Look for the word "variational" in the entries below, then copy every line that has it.
BEGIN MATERIAL FOR THIS EXERCISE
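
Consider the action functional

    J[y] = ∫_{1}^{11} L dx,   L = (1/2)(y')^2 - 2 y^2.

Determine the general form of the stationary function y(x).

The Lagrangian is L = (1/2)(y')^2 - 2 y^2.
∂L/∂y = -4y.
∂L/∂y' = y'.
The Euler-Lagrange equation d/dx(∂L/∂y') − ∂L/∂y = 0 becomes:
    y'' + 4 y = 0
General solution: y(x) = A sin(2x) + B cos(2x), where A and B are arbitrary constants fixed by the endpoint conditions.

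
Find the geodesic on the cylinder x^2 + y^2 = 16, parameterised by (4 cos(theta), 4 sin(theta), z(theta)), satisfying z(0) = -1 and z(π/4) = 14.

Parameterise the cylinder of radius R = 4 as
    r(θ) = (4 cos θ, 4 sin θ, z(θ)).
The arc-length element is
    ds = sqrt(16 + (dz/dθ)^2) dθ,
so the Lagrangian is L = sqrt(16 + z'^2).
L depends on z' only, not on z or θ, so ∂L/∂z = 0 and
    ∂L/∂z' = z' / sqrt(16 + z'^2).
The Euler-Lagrange equation gives
    d/dθ( z' / sqrt(16 + z'^2) ) = 0,
so z' is constant. Integrating once:
    z(θ) = a θ + b,
a helix on the cylinder (a straight line when the cylinder is unrolled). The constants a, b are determined by the endpoint conditions.
With endpoint conditions z(0) = -1 and z(π/4) = 14: from z(0) = b we get b = -1, and a·π/4 + -1 = 14 gives a = 60/π, so
    z(θ) = (60/π) θ − 1.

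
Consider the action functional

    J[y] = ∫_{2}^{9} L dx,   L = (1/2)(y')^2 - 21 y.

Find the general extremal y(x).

The Lagrangian is L = (1/2)(y')^2 - 21 y.
∂L/∂y = -21.
∂L/∂y' = y'.
The Euler-Lagrange equation d/dx(∂L/∂y') − ∂L/∂y = 0 becomes:
    y'' + 21 = 0
General solution: y(x) = -(21/2) x^2 + A x + B, where A and B are arbitrary constants fixed by the endpoint conditions.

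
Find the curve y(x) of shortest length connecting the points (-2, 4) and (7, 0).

Arc-length functional: J[y] = ∫ sqrt(1 + (y')^2) dx.
Lagrangian L = sqrt(1 + (y')^2) has no explicit y dependence, so ∂L/∂y = 0 and the Euler-Lagrange equation gives
    d/dx( y' / sqrt(1 + (y')^2) ) = 0  ⇒  y' / sqrt(1 + (y')^2) = const.
Hence y' is constant, so y(x) is affine.
Fitting the endpoints (-2, 4) and (7, 0):
    slope m = (0 − 4) / (7 − (-2)) = -4/9,
    intercept c = 4 − m·(-2) = 28/9.
Extremal: y(x) = (-4/9) x + 28/9.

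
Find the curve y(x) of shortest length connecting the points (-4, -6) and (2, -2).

Arc-length functional: J[y] = ∫ sqrt(1 + (y')^2) dx.
Lagrangian L = sqrt(1 + (y')^2) has no explicit y dependence, so ∂L/∂y = 0 and the Euler-Lagrange equation gives
    d/dx( y' / sqrt(1 + (y')^2) ) = 0  ⇒  y' / sqrt(1 + (y')^2) = const.
Hence y' is constant, so y(x) is affine.
Fitting the endpoints (-4, -6) and (2, -2):
    slope m = ((-2) − (-6)) / (2 − (-4)) = 2/3,
    intercept c = (-6) − m·(-4) = -10/3.
Extremal: y(x) = (2/3) x - 10/3.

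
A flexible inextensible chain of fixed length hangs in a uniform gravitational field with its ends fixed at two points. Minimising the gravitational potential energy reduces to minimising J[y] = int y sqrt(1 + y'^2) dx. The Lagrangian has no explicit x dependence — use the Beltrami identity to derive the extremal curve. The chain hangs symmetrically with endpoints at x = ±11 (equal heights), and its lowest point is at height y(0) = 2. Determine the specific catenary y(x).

The Lagrangian L(y, y') = y sqrt(1 + y'^2) has no explicit x dependence, so the Beltrami identity applies:
    L − y' ∂L/∂y' = C.
Compute ∂L/∂y' = y · y' / sqrt(1 + y'^2). Then
    L − y' ∂L/∂y'
    = y sqrt(1 + y'^2) − y · y'^2 / sqrt(1 + y'^2)
    = y (1 + y'^2 − y'^2) / sqrt(1 + y'^2)
    = y / sqrt(1 + y'^2) = C.
Squaring gives y^2 = C^2 (1 + y'^2), i.e.
    y'^2 = y^2 / C^2 − 1.
Separating variables,
    dy / sqrt(y^2 − C^2) = dx / C,
and integrating gives arccosh(y / C) = (x − a)/C, so
    y(x) = C cosh((x − a)/C),
the catenary. The constants C and a are fixed by the two endpoint conditions (and, for the hanging-chain problem, the length constraint selects C).
Now fit the given data. The endpoints x = ±11 are symmetric at equal height, so the catenary is even about its minimum: a = 0 and y(x) = C cosh(x/C). The lowest point is y(0) = C cosh(0) = C, and we are told y(0) = 2, so C = 2. Therefore
    y(x) = 2 cosh(x/2),
and at the endpoints
    y(±11) = 2 cosh(11/2).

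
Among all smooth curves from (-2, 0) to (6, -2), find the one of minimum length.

Arc-length functional: J[y] = ∫ sqrt(1 + (y')^2) dx.
Lagrangian L = sqrt(1 + (y')^2) has no explicit y dependence, so ∂L/∂y = 0 and the Euler-Lagrange equation gives
    d/dx( y' / sqrt(1 + (y')^2) ) = 0  ⇒  y' / sqrt(1 + (y')^2) = const.
Hence y' is constant, so y(x) is affine.
Fitting the endpoints (-2, 0) and (6, -2):
    slope m = ((-2) − 0) / (6 − (-2)) = -1/4,
    intercept c = 0 − m·(-2) = -1/2.
Extremal: y(x) = (-1/4) x - 1/2.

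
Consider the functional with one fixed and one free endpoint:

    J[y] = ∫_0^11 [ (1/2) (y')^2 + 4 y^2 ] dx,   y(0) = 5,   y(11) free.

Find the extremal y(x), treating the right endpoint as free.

The Lagrangian L = (1/2) (y')^2 + 4 y^2 gives
    ∂L/∂y = 8 y,   ∂L/∂y' = y'.
Euler-Lagrange: y'' − 8 y = 0.
With k = sqrt(8), the general solution is
    y(x) = A cosh(sqrt(8) x) + B sinh(sqrt(8) x).
Fixed left endpoint y(0) = 5 ⇒ A = 5.
The right endpoint x = 11 is free, so the natural (transversality) condition is ∂L/∂y' |_{x=11} = 0, i.e. y'(11) = 0.
Compute y'(x) = A k sinh(k x) + B k cosh(k x), so
    y'(11) = A k sinh(k·11) + B k cosh(k·11) = 0
    ⇒ B = −A tanh(k·11) = − 5 tanh(sqrt(8)·11).
Therefore the extremal is
    y(x) = 5 cosh(sqrt(8) x) − 5 tanh(sqrt(8)·11) sinh(sqrt(8) x).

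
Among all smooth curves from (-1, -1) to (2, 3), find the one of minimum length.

Arc-length functional: J[y] = ∫ sqrt(1 + (y')^2) dx.
Lagrangian L = sqrt(1 + (y')^2) has no explicit y dependence, so ∂L/∂y = 0 and the Euler-Lagrange equation gives
    d/dx( y' / sqrt(1 + (y')^2) ) = 0  ⇒  y' / sqrt(1 + (y')^2) = const.
Hence y' is constant, so y(x) is affine.
Fitting the endpoints (-1, -1) and (2, 3):
    slope m = (3 − (-1)) / (2 − (-1)) = 4/3,
    intercept c = (-1) − m·(-1) = 1/3.
Extremal: y(x) = (4/3) x + 1/3.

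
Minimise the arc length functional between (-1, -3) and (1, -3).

Arc-length functional: J[y] = ∫ sqrt(1 + (y')^2) dx.
Lagrangian L = sqrt(1 + (y')^2) has no explicit y dependence, so ∂L/∂y = 0 and the Euler-Lagrange equation gives
    d/dx( y' / sqrt(1 + (y')^2) ) = 0  ⇒  y' / sqrt(1 + (y')^2) = const.
Hence y' is constant, so y(x) is affine.
Fitting the endpoints (-1, -3) and (1, -3):
    slope m = ((-3) − (-3)) / (1 − (-1)) = 0,
    intercept c = (-3) − m·(-1) = -3.
Extremal: y(x) = -3.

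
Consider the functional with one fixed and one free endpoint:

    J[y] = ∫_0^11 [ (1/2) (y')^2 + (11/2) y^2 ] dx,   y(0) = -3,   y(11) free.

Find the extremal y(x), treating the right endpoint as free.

The Lagrangian L = (1/2) (y')^2 + (11/2) y^2 gives
    ∂L/∂y = 11 y,   ∂L/∂y' = y'.
Euler-Lagrange: y'' − 11 y = 0.
With k = sqrt(11), the general solution is
    y(x) = A cosh(sqrt(11) x) + B sinh(sqrt(11) x).
Fixed left endpoint y(0) = -3 ⇒ A = -3.
The right endpoint x = 11 is free, so the natural (transversality) condition is ∂L/∂y' |_{x=11} = 0, i.e. y'(11) = 0.
Compute y'(x) = A k sinh(k x) + B k cosh(k x), so
    y'(11) = A k sinh(k·11) + B k cosh(k·11) = 0
    ⇒ B = −A tanh(k·11) = 3 tanh(sqrt(11)·11).
Therefore the extremal is
    y(x) = −3 cosh(sqrt(11) x) + 3 tanh(sqrt(11)·11) sinh(sqrt(11) x).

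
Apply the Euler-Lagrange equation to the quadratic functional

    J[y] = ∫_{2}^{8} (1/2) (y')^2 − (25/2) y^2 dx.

The Lagrangian is L = (1/2) (y')^2 − (25/2) y^2.
Compute ∂L/∂y = -25y, ∂L/∂y' = y'.
The Euler-Lagrange equation d/dx(∂L/∂y') − ∂L/∂y = 0 reduces to
    y'' + 25 y = 0.
Its general solution is
    y(x) = A sin(5x) + B cos(5x),
with A, B fixed by the endpoint conditions.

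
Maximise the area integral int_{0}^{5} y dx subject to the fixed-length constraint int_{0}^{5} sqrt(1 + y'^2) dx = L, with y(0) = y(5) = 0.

Set up the augmented Lagrangian using a multiplier λ for the length constraint:
    F(y, y') = y − λ sqrt(1 + y'^2).
F has no explicit x dependence, so the Beltrami identity yields a first integral
    F − y' ∂F/∂y' = C.
Compute ∂F/∂y' = −λ y' / sqrt(1 + y'^2). Then
    y − λ sqrt(1 + y'^2) + λ y'^2 / sqrt(1 + y'^2) = C
    ⇒  y − λ / sqrt(1 + y'^2) = C.
Solving for y' and integrating gives
    (x − a)^2 + (y − b)^2 = λ^2,
a circular arc of radius λ. The constants a, b are determined by the endpoint conditions y(0) = y(5) = 0, and λ is fixed implicitly by the length constraint
    ∫_{0}^{5} sqrt(1 + y'^2) dx = L.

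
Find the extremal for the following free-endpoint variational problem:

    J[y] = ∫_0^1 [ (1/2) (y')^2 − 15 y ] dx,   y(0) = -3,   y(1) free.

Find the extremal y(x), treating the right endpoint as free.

The Lagrangian L = (1/2) (y')^2 − 15 y gives
    ∂L/∂y = −15,   ∂L/∂y' = y'.
Euler-Lagrange: d/dx(y') − (−15) = 0, i.e. y'' + 15 = 0, so
    y(x) = −(15/2) x^2 + C1 x + C2.
Fixed left endpoint y(0) = -3 ⇒ C2 = -3.
The right endpoint x = 1 is free, so the natural (transversality) condition is ∂L/∂y' |_{x=1} = 0, i.e. y'(1) = 0.
Compute y'(x) = −15 x + C1, so y'(1) = −15 + C1 = 0 ⇒ C1 = 15.
Therefore the extremal is
    y(x) = −(15/2) x^2 + 15 x − 3.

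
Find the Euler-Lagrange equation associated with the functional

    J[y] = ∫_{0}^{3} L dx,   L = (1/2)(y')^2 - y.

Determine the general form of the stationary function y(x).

The Lagrangian is L = (1/2)(y')^2 - y.
∂L/∂y = -1.
∂L/∂y' = y'.
The Euler-Lagrange equation d/dx(∂L/∂y') − ∂L/∂y = 0 becomes:
    y'' + 1 = 0
General solution: y(x) = -x^2/2 + A x + B, where A and B are arbitrary constants fixed by the endpoint conditions.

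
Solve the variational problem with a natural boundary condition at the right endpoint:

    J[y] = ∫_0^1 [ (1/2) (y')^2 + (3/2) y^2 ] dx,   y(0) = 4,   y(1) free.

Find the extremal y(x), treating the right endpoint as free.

The Lagrangian L = (1/2) (y')^2 + (3/2) y^2 gives
    ∂L/∂y = 3 y,   ∂L/∂y' = y'.
Euler-Lagrange: y'' − 3 y = 0.
With k = sqrt(3), the general solution is
    y(x) = A cosh(sqrt(3) x) + B sinh(sqrt(3) x).
Fixed left endpoint y(0) = 4 ⇒ A = 4.
The right endpoint x = 1 is free, so the natural (transversality) condition is ∂L/∂y' |_{x=1} = 0, i.e. y'(1) = 0.
Compute y'(x) = A k sinh(k x) + B k cosh(k x), so
    y'(1) = A k sinh(k·1) + B k cosh(k·1) = 0
    ⇒ B = −A tanh(k·1) = − 4 tanh(sqrt(3)·1).
Therefore the extremal is
    y(x) = 4 cosh(sqrt(3) x) − 4 tanh(sqrt(3)·1) sinh(sqrt(3) x).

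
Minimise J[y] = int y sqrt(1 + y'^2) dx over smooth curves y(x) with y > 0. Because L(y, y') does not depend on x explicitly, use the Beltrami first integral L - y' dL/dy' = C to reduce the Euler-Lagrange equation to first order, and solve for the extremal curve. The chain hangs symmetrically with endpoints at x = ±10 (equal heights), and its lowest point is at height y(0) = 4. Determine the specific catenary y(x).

The Lagrangian L(y, y') = y sqrt(1 + y'^2) has no explicit x dependence, so the Beltrami identity applies:
    L − y' ∂L/∂y' = C.
Compute ∂L/∂y' = y · y' / sqrt(1 + y'^2). Then
    L − y' ∂L/∂y'
    = y sqrt(1 + y'^2) − y · y'^2 / sqrt(1 + y'^2)
    = y (1 + y'^2 − y'^2) / sqrt(1 + y'^2)
    = y / sqrt(1 + y'^2) = C.
Squaring gives y^2 = C^2 (1 + y'^2), i.e.
    y'^2 = y^2 / C^2 − 1.
Separating variables,
    dy / sqrt(y^2 − C^2) = dx / C,
and integrating gives arccosh(y / C) = (x − a)/C, so
    y(x) = C cosh((x − a)/C),
the catenary. The constants C and a are fixed by the two endpoint conditions (and, for the hanging-chain problem, the length constraint selects C).
Now fit the given data. The endpoints x = ±10 are symmetric at equal height, so the catenary is even about its minimum: a = 0 and y(x) = C cosh(x/C). The lowest point is y(0) = C cosh(0) = C, and we are told y(0) = 4, so C = 4. Therefore
    y(x) = 4 cosh(x/4),
and at the endpoints
    y(±10) = 4 cosh(10/4).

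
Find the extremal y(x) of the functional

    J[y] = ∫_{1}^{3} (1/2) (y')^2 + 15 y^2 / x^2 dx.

The Lagrangian is L = (1/2) (y')^2 + 15 y^2 / x^2.
Compute ∂L/∂y = 30y/x^2, ∂L/∂y' = y'.
The Euler-Lagrange equation d/dx(∂L/∂y') − ∂L/∂y = 0 reduces to
    y'' − 30/x^2 · y = 0  (x > 0).
Its general solution is
    y(x) = A x^6 + B x^(-5),
with A, B fixed by the endpoint conditions.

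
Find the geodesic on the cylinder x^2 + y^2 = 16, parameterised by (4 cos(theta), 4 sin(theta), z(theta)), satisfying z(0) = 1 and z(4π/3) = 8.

Parameterise the cylinder of radius R = 4 as
    r(θ) = (4 cos θ, 4 sin θ, z(θ)).
The arc-length element is
    ds = sqrt(16 + (dz/dθ)^2) dθ,
so the Lagrangian is L = sqrt(16 + z'^2).
L depends on z' only, not on z or θ, so ∂L/∂z = 0 and
    ∂L/∂z' = z' / sqrt(16 + z'^2).
The Euler-Lagrange equation gives
    d/dθ( z' / sqrt(16 + z'^2) ) = 0,
so z' is constant. Integrating once:
    z(θ) = a θ + b,
a helix on the cylinder (a straight line when the cylinder is unrolled). The constants a, b are determined by the endpoint conditions.
With endpoint conditions z(0) = 1 and z(4π/3) = 8: from z(0) = b we get b = 1, and a·4π/3 + 1 = 8 gives a = 21/(4π), so
    z(θ) = (21/(4π)) θ + 1.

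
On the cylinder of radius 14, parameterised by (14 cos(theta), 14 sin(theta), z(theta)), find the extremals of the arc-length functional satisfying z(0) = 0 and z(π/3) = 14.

Parameterise the cylinder of radius R = 14 as
    r(θ) = (14 cos θ, 14 sin θ, z(θ)).
The arc-length element is
    ds = sqrt(196 + (dz/dθ)^2) dθ,
so the Lagrangian is L = sqrt(196 + z'^2).
L depends on z' only, not on z or θ, so ∂L/∂z = 0 and
    ∂L/∂z' = z' / sqrt(196 + z'^2).
The Euler-Lagrange equation gives
    d/dθ( z' / sqrt(196 + z'^2) ) = 0,
so z' is constant. Integrating once:
    z(θ) = a θ + b,
a helix on the cylinder (a straight line when the cylinder is unrolled). The constants a, b are determined by the endpoint conditions.
With endpoint conditions z(0) = 0 and z(π/3) = 14: from z(0) = b we get b = 0, and a·π/3 + 0 = 14 gives a = 42/π, so
    z(θ) = (42/π) θ.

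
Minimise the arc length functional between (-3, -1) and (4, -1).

Arc-length functional: J[y] = ∫ sqrt(1 + (y')^2) dx.
Lagrangian L = sqrt(1 + (y')^2) has no explicit y dependence, so ∂L/∂y = 0 and the Euler-Lagrange equation gives
    d/dx( y' / sqrt(1 + (y')^2) ) = 0  ⇒  y' / sqrt(1 + (y')^2) = const.
Hence y' is constant, so y(x) is affine.
Fitting the endpoints (-3, -1) and (4, -1):
    slope m = ((-1) − (-1)) / (4 − (-3)) = 0,
    intercept c = (-1) − m·(-3) = -1.
Extremal: y(x) = -1.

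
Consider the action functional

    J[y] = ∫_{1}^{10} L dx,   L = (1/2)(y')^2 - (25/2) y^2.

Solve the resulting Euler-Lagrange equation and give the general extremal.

The Lagrangian is L = (1/2)(y')^2 - (25/2) y^2.
∂L/∂y = -25y.
∂L/∂y' = y'.
The Euler-Lagrange equation d/dx(∂L/∂y') − ∂L/∂y = 0 becomes:
    y'' + 25 y = 0
General solution: y(x) = A sin(5x) + B cos(5x), where A and B are arbitrary constants fixed by the endpoint conditions.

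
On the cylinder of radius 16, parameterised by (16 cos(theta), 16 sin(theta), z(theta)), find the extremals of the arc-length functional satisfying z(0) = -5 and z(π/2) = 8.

Parameterise the cylinder of radius R = 16 as
    r(θ) = (16 cos θ, 16 sin θ, z(θ)).
The arc-length element is
    ds = sqrt(256 + (dz/dθ)^2) dθ,
so the Lagrangian is L = sqrt(256 + z'^2).
L depends on z' only, not on z or θ, so ∂L/∂z = 0 and
    ∂L/∂z' = z' / sqrt(256 + z'^2).
The Euler-Lagrange equation gives
    d/dθ( z' / sqrt(256 + z'^2) ) = 0,
so z' is constant. Integrating once:
    z(θ) = a θ + b,
a helix on the cylinder (a straight line when the cylinder is unrolled). The constants a, b are determined by the endpoint conditions.
With endpoint conditions z(0) = -5 and z(π/2) = 8: from z(0) = b we get b = -5, and a·π/2 + -5 = 8 gives a = 26/π, so
    z(θ) = (26/π) θ − 5.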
END MATERIAL FOR THIS EXERCISE
OUTPUT FOR THIS EXERCISE
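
Find the extremal for the following free-endpoint variational problem:
Solve the variational problem with a natural boundary condition at the right endpoint: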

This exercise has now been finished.